(WHAT THE TASK REQUIRES): What you return must match the listing below exactly.
___ DATA SUPPLIED
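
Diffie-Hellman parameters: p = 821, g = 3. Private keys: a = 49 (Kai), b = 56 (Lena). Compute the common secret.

Kai sends A = g^a mod p = 3^49 mod 821.
3^1 ≡ 3 (mod 821)
3^2 = (3^1)^2 ≡ 3^2 = 9 ≡ 9 (mod 821)
3^4 = (3^2)^2 ≡ 9^2 = 81 ≡ 81 (mod 821)
3^8 = (3^4)^2 ≡ 81^2 = 6561 ≡ 814 (mod 821)
3^16 = (3^8)^2 ≡ 814^2 = 662596 ≡ 49 (mod 821)
3^32 = (3^16)^2 ≡ 49^2 = 2401 ≡ 759 (mod 821)
3^49 = 3^32 · 3^16 · 3^1 ≡ 759 · 49 · 3 ≡ 738 (mod 821).
So A = 738. Lena then computes K = A^b mod p = 738^56 mod 821.
738^1 ≡ 738 (mod 821)
738^2 = (738^1)^2 ≡ 738^2 = 544644 ≡ 321 (mod 821)
738^4 = (738^2)^2 ≡ 321^2 = 103041 ≡ 416 (mod 821)
738^8 = (738^4)^2 ≡ 416^2 = 173056 ≡ 646 (mod 821)
738^16 = (738^8)^2 ≡ 646^2 = 417316 ≡ 248 (mod 821)
738^32 = (738^16)^2 ≡ 248^2 = 61504 ≡ 750 (mod 821)
738^56 = 738^32 · 738^16 · 738^8 ≡ 750 · 248 · 646 ≡ 187 (mod 821).

187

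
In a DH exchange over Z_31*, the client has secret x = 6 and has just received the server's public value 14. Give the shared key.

Shared key K = 14^6 mod 31.
14^1 ≡ 14 (mod 31)
14^2 = (14^1)^2 ≡ 14^2 = 196 ≡ 10 (mod 31)
14^4 = (14^2)^2 ≡ 10^2 = 100 ≡ 7 (mod 31)
14^6 = 14^4 · 14^2 ≡ 7 · 10 ≡ 8 (mod 31).

8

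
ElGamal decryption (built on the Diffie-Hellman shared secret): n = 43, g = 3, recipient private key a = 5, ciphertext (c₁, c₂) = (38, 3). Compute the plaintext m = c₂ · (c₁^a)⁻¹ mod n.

34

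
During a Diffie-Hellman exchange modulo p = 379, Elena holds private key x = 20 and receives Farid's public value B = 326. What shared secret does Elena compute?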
______
(RESPONSE TO THE TASK):
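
Diffie-Hellman parameters: p = 821, g = 3. Private keys: a = 49 (Kai), b = 56 (Lena). Compute the common secret.

Kai sends A = g^a mod p = 3^49 mod 821.
3^1 ≡ 3 (mod 821)
3^2 = (3^1)^2 ≡ 3^2 = 9 ≡ 9 (mod 821)
3^4 = (3^2)^2 ≡ 9^2 = 81 ≡ 81 (mod 821)
3^8 = (3^4)^2 ≡ 81^2 = 6561 ≡ 814 (mod 821)
3^16 = (3^8)^2 ≡ 814^2 = 662596 ≡ 49 (mod 821)
3^32 = (3^16)^2 ≡ 49^2 = 2401 ≡ 759 (mod 821)
3^49 = 3^32 · 3^16 · 3^1 ≡ 759 · 49 · 3 ≡ 738 (mod 821).
So A = 738. Lena then computes K = A^b mod p = 738^56 mod 821.
738^1 ≡ 738 (mod 821)
738^2 = (738^1)^2 ≡ 738^2 = 544644 ≡ 321 (mod 821)
738^4 = (738^2)^2 ≡ 321^2 = 103041 ≡ 416 (mod 821)
738^8 = (738^4)^2 ≡ 416^2 = 173056 ≡ 646 (mod 821)
738^16 = (738^8)^2 ≡ 646^2 = 417316 ≡ 248 (mod 821)
738^32 = (738^16)^2 ≡ 248^2 = 61504 ≡ 750 (mod 821)
738^56 = 738^32 · 738^16 · 738^8 ≡ 750 · 248 · 646 ≡ 187 (mod 821).

187

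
In a DH exchange over Z_31*, the client has secret x = 6 and has just received the server's public value 14. Give the shared key.

Shared key K = 14^6 mod 31.
14^1 ≡ 14 (mod 31)
14^2 = (14^1)^2 ≡ 14^2 = 196 ≡ 10 (mod 31)
14^4 = (14^2)^2 ≡ 10^2 = 100 ≡ 7 (mod 31)
14^6 = 14^4 · 14^2 ≡ 7 · 10 ≡ 8 (mod 31).

8

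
ElGamal decryption (built on the Diffie-Hellman shared secret): n = 43, g = 3, recipient private key a = 5, ciphertext (c₁, c₂) = (38, 3). Compute the plaintext m = c₂ · (c₁^a)⁻¹ mod n.

34

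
During a Diffie-Hellman exchange modulo p = 379, Elena holds private key x = 20 and receives Farid's public value B = 326. What shared secret does Elena compute?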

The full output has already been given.